┌─ Information provided
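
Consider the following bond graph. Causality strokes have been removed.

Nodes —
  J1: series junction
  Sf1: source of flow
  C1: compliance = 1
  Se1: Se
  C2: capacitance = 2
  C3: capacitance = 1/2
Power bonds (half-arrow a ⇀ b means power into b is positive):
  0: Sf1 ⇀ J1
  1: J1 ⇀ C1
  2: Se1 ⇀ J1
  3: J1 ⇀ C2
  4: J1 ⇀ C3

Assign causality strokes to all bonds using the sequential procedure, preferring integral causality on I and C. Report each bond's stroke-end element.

#0 →Sf1  (source Sf1 imposes f)
#2 →J1  (Se1: effort source, stroke at far end)
#1 →J1  (1-jn J1 has f-setter on 0)
#3 →J1  (J1 flow already set via bond 0)
#4 →J1  (1-jn J1 has f-setter on 0)

β0 →Sf1
β1 →J1
β2 →J1
β3 →J1
β4 →J1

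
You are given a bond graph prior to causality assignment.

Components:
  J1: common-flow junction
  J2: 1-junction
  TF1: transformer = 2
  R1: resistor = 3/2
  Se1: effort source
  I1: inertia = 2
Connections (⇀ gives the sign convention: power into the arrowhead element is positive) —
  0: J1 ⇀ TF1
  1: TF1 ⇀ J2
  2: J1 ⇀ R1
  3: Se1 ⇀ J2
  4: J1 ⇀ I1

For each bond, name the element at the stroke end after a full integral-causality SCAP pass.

b0 stroke→J1
b1 stroke→TF1
b2 stroke→J1
b3 stroke→J2
b4 stroke→I1

β3 stroke→J2  (source Se1 imposes e)
β1 stroke→TF1  (J2: last free bond brings flow in)
β0 stroke→J1  (TF1: transformer flips bond 1)
β4 stroke→I1  (I1 outputs flow p/I1)
β2 stroke→J1  (J1 flow already set via bond 4)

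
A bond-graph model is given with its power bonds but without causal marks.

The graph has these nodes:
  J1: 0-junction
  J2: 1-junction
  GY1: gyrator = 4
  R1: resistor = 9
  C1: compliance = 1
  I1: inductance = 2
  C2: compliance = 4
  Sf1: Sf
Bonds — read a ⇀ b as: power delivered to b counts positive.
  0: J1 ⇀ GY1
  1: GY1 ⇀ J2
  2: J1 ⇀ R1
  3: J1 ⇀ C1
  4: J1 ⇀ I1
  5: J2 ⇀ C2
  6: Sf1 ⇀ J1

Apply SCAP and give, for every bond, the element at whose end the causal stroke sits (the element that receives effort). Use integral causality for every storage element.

b0 stroke→GY1
b1 stroke→GY1
b2 stroke→R1
b3 stroke→J1
b4 stroke→I1
b5 stroke→J2
b6 stroke→Sf1

β6 stroke at Sf1  (Sf1 (Sf) sets flow on bond)
β3 stroke at J1  (C1 integral (e out))
β0 stroke at GY1  (0-jn J1 has e-setter on 3)
β2 stroke at R1  (J1: bond 3 brought effort, rest push out)
β4 stroke at I1  (J1: bond 3 brought effort, rest push out)
β1 stroke at GY1  (through GY1, causality inverts; strokes same side of GY1)
β5 stroke at J2  (J2: bond 1 brought flow, rest push out)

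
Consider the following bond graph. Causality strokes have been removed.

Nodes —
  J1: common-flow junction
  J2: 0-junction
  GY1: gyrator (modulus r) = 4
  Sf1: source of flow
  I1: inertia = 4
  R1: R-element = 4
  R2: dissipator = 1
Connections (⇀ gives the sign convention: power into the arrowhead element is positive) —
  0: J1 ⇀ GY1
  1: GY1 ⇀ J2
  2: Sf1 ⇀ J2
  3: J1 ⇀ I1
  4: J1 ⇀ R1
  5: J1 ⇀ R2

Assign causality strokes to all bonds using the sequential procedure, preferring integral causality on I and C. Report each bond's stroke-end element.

#0 stroke at J1
#1 stroke at J2
#2 stroke at Sf1
#3 stroke at I1
#4 stroke at J1
#5 stroke at J1

β2 →Sf1  (Sf1 (Sf) sets flow on bond)
β1 →J2  (only one effort-in slot at J2)
β0 →J1  (through GY1, causality inverts; strokes same side of GY1)
β3 →I1  (prefer integral on I1)
β4 →J1  (J1: bond 3 brought flow, rest push out)
β5 →J1  (J1 flow already set via bond 3)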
└─
- _Directions for this task_
The lines of the data, from the first through the one containing "I1: inertia = 2", are to be transcribed exactly.

- _Expected output_
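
Consider the following bond graph. Causality strokes have been removed.

Nodes —
  J1: series junction
  Sf1: source of flow
  C1: compliance = 1
  Se1: Se
  C2: capacitance = 2
  C3: capacitance = 1/2
Power bonds (half-arrow a ⇀ b means power into b is positive):
  0: Sf1 ⇀ J1
  1: J1 ⇀ C1
  2: Se1 ⇀ J1
  3: J1 ⇀ C2
  4: J1 ⇀ C3

Assign causality strokes to all bonds using the sequential procedure, preferring integral causality on I and C. Report each bond's stroke-end element.

#0 →Sf1  (source Sf1 imposes f)
#2 →J1  (Se1: effort source, stroke at far end)
#1 →J1  (1-jn J1 has f-setter on 0)
#3 →J1  (J1 flow already set via bond 0)
#4 →J1  (1-jn J1 has f-setter on 0)

β0 →Sf1
β1 →J1
β2 →J1
β3 →J1
β4 →J1

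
You are given a bond graph prior to causality assignment.

Components:
  J1: common-flow junction
  J2: 1-junction
  TF1: transformer = 2
  R1: resistor = 3/2
  Se1: effort source
  I1: inertia = 2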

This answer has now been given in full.